BRIEF »
The task calls for every line of the data to be repeated exactly.

DATASET EXCERPTS »
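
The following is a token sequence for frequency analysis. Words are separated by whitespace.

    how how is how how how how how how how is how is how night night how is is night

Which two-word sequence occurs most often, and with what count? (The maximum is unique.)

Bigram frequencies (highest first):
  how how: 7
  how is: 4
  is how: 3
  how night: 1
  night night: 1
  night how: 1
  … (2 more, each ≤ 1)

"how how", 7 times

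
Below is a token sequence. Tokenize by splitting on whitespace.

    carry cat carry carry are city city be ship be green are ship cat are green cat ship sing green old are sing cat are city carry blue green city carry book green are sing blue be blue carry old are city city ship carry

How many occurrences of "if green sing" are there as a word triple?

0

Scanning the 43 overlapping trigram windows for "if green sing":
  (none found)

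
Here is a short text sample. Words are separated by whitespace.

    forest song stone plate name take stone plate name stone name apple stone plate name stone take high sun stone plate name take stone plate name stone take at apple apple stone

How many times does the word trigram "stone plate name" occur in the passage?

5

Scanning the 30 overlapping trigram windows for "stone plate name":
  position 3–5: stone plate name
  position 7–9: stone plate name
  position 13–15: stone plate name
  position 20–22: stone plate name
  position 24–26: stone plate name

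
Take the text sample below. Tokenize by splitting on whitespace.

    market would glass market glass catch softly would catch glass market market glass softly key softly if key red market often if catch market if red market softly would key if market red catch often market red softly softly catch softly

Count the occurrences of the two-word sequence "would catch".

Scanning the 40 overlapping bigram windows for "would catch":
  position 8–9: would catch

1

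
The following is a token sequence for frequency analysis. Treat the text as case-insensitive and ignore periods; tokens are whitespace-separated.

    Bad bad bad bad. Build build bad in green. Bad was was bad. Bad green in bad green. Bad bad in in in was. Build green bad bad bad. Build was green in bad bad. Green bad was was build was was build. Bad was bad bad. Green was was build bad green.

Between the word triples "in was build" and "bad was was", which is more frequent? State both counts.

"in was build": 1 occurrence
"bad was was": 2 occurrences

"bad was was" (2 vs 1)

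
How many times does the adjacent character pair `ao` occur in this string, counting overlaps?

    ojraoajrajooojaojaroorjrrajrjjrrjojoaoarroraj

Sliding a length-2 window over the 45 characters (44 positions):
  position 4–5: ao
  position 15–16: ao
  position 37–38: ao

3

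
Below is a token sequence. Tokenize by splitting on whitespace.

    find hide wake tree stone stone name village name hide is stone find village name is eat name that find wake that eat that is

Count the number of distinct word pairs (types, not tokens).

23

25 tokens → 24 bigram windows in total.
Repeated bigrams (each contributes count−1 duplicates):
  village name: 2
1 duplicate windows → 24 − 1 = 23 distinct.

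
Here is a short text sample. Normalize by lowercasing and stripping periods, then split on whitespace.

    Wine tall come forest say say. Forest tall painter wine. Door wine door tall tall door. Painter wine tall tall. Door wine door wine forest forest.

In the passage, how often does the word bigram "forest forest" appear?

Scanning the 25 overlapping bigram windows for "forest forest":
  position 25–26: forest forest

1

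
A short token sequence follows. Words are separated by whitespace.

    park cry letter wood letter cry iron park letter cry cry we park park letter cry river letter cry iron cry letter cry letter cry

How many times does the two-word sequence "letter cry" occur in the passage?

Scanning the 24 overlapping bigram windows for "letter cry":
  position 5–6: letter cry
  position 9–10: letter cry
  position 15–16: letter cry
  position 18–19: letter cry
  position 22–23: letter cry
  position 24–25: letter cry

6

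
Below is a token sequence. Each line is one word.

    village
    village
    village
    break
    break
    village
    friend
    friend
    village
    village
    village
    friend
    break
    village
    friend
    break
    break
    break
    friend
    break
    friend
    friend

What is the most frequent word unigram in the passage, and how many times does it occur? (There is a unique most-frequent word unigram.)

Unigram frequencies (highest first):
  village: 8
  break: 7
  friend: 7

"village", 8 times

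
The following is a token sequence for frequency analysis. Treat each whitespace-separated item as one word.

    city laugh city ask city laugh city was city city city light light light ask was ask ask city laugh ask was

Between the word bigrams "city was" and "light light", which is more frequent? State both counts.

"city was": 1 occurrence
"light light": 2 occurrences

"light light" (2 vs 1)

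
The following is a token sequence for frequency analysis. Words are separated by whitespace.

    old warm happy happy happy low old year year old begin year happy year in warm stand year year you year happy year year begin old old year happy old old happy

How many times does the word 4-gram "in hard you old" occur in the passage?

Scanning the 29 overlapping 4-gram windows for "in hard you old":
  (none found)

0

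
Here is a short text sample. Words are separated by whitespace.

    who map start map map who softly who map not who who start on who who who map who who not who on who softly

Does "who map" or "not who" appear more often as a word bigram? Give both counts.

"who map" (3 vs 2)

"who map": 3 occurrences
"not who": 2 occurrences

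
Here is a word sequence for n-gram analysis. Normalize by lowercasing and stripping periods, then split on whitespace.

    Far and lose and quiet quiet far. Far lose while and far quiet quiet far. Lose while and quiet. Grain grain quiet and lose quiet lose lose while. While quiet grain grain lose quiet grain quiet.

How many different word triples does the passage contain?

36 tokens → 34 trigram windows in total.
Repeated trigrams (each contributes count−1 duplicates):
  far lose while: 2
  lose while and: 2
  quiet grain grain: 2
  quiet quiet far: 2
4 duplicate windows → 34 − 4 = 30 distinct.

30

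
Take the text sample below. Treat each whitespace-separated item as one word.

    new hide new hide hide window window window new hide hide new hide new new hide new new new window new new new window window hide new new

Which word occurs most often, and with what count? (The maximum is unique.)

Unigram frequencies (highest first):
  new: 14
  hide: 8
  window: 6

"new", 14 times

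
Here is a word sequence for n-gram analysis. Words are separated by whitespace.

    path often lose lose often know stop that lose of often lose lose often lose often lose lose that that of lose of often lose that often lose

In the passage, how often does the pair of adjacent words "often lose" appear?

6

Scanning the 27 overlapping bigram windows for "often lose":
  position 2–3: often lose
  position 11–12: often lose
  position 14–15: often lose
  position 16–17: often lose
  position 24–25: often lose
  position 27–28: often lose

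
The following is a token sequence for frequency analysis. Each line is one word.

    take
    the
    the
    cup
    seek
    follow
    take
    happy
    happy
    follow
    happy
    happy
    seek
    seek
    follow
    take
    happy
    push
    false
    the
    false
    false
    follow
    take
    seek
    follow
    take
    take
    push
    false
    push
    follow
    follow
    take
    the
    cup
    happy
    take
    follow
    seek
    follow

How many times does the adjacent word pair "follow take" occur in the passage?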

RESULT FOR THIS EXERCISE »
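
The following is a token sequence for frequency analysis. Words are separated by whitespace.

    how how is how how how how how how how is how is how night night how is is night

Which two-word sequence occurs most often, and with what count? (The maximum is unique.)

Bigram frequencies (highest first):
  how how: 7
  how is: 4
  is how: 3
  how night: 1
  night night: 1
  night how: 1
  … (2 more, each ≤ 1)

"how how", 7 times

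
Below is a token sequence. Tokenize by splitting on whitespace.

    carry cat carry carry are city city be ship be green are ship cat are green cat ship sing green old are sing cat are city carry blue green city carry book green are sing blue be blue carry old are city city ship carry

How many occurrences of "if green sing" are there as a word triple?

0

Scanning the 43 overlapping trigram windows for "if green sing":
  (none found)

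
Here is a short text sample. Words are separated by whitespace.

    forest song stone plate name take stone plate name stone name apple stone plate name stone take high sun stone plate name take stone plate name stone take at apple apple stone

How many times does the word trigram "stone plate name" occur in the passage?

5

Scanning the 30 overlapping trigram windows for "stone plate name":
  position 3–5: stone plate name
  position 7–9: stone plate name
  position 13–15: stone plate name
  position 20–22: stone plate name
  position 24–26: stone plate name

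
Take the text sample below. Tokenize by splitting on whitespace.

    market would glass market glass catch softly would catch glass market market glass softly key softly if key red market often if catch market if red market softly would key if market red catch often market red softly softly catch softly

Count the occurrences of the two-word sequence "would catch".

Scanning the 40 overlapping bigram windows for "would catch":
  position 8–9: would catch

1

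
The following is a token sequence for frequency analysis. Treat the text as case-insensitive and ignore periods; tokens are whitespace-separated.

    Bad bad bad bad. Build build bad in green. Bad was was bad. Bad green in bad green. Bad bad in in in was. Build green bad bad bad. Build was green in bad bad. Green bad was was build was was build. Bad was bad bad. Green was was build bad green.

Between the word triples "in was build" and "bad was was", which is more frequent? State both counts.

"in was build": 1 occurrence
"bad was was": 2 occurrences

"bad was was" (2 vs 1)

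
How many times does the adjacent character pair `ao` occur in this string, counting overlaps?

    ojraoajrajooojaojaroorjrrajrjjrrjojoaoarroraj

Sliding a length-2 window over the 45 characters (44 positions):
  position 4–5: ao
  position 15–16: ao
  position 37–38: ao

3

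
Below is a token sequence. Tokenize by splitting on whitespace.

    find hide wake tree stone stone name village name hide is stone find village name is eat name that find wake that eat that is

Count the number of distinct word pairs (types, not tokens).

23

25 tokens → 24 bigram windows in total.
Repeated bigrams (each contributes count−1 duplicates):
  village name: 2
1 duplicate windows → 24 − 1 = 23 distinct.

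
Here is a short text sample. Normalize by lowercasing and stripping periods, then split on whitespace.

    Wine tall come forest say say. Forest tall painter wine. Door wine door tall tall door. Painter wine tall tall. Door wine door wine forest forest.

In the passage, how often does the word bigram "forest forest" appear?

Scanning the 25 overlapping bigram windows for "forest forest":
  position 25–26: forest forest

1

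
A short token sequence follows. Words are separated by whitespace.

    park cry letter wood letter cry iron park letter cry cry we park park letter cry river letter cry iron cry letter cry letter cry

How many times does the two-word sequence "letter cry" occur in the passage?

Scanning the 24 overlapping bigram windows for "letter cry":
  position 5–6: letter cry
  position 9–10: letter cry
  position 15–16: letter cry
  position 18–19: letter cry
  position 22–23: letter cry
  position 24–25: letter cry

6

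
Below is a token sequence. Each line is one word.

    village
    village
    village
    break
    break
    village
    friend
    friend
    village
    village
    village
    friend
    break
    village
    friend
    break
    break
    break
    friend
    break
    friend
    friend

What is the most frequent word unigram in the passage, and how many times does it occur? (There is a unique most-frequent word unigram.)

Unigram frequencies (highest first):
  village: 8
  break: 7
  friend: 7

"village", 8 times

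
The following is a token sequence for frequency analysis. Treat each whitespace-separated item as one word.

    city laugh city ask city laugh city was city city city light light light ask was ask ask city laugh ask was

Between the word bigrams "city was" and "light light", which is more frequent? State both counts.

"city was": 1 occurrence
"light light": 2 occurrences

"light light" (2 vs 1)

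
The following is a token sequence for frequency analysis. Words are separated by whitespace.

    old warm happy happy happy low old year year old begin year happy year in warm stand year year you year happy year year begin old old year happy old old happy

How many times does the word 4-gram "in hard you old" occur in the passage?

Scanning the 29 overlapping 4-gram windows for "in hard you old":
  (none found)

0

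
Here is a short text sample. Words are separated by whitespace.

    who map start map map who softly who map not who who start on who who who map who who not who on who softly

Does "who map" or "not who" appear more often as a word bigram? Give both counts.

"who map" (3 vs 2)

"who map": 3 occurrences
"not who": 2 occurrences

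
Here is a word sequence for n-gram analysis. Normalize by lowercasing and stripping periods, then split on whitespace.

    Far and lose and quiet quiet far. Far lose while and far quiet quiet far. Lose while and quiet. Grain grain quiet and lose quiet lose lose while. While quiet grain grain lose quiet grain quiet.

How many different word triples does the passage contain?

36 tokens → 34 trigram windows in total.
Repeated trigrams (each contributes count−1 duplicates):
  far lose while: 2
  lose while and: 2
  quiet grain grain: 2
  quiet quiet far: 2
4 duplicate windows → 34 − 4 = 30 distinct.

30

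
Take the text sample below. Treat each whitespace-separated item as one word.

    new hide new hide hide window window window new hide hide new hide new new hide new new new window new new new window window hide new new

Which word occurs most often, and with what count? (The maximum is unique.)

Unigram frequencies (highest first):
  new: 14
  hide: 8
  window: 6

"new", 14 times

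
Here is a word sequence for n-gram analysis. Words are separated by whitespace.

    path often lose lose often know stop that lose of often lose lose often lose often lose lose that that of lose of often lose that often lose

In the passage, how often does the pair of adjacent words "often lose" appear?

6

Scanning the 27 overlapping bigram windows for "often lose":
  position 2–3: often lose
  position 11–12: often lose
  position 14–15: often lose
  position 16–17: often lose
  position 24–25: often lose
  position 27–28: often lose

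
The following is a token sequence for frequency analysis. Each line is one word.

    take
    the
    the
    cup
    seek
    follow
    take
    happy
    happy
    follow
    happy
    happy
    seek
    seek
    follow
    take
    happy
    push
    false
    the
    false
    false
    follow
    take
    seek
    follow
    take
    take
    push
    false
    push
    follow
    follow
    take
    the
    cup
    happy
    take
    follow
    seek
    follow

How many times does the adjacent word pair "follow take" occur in the passage?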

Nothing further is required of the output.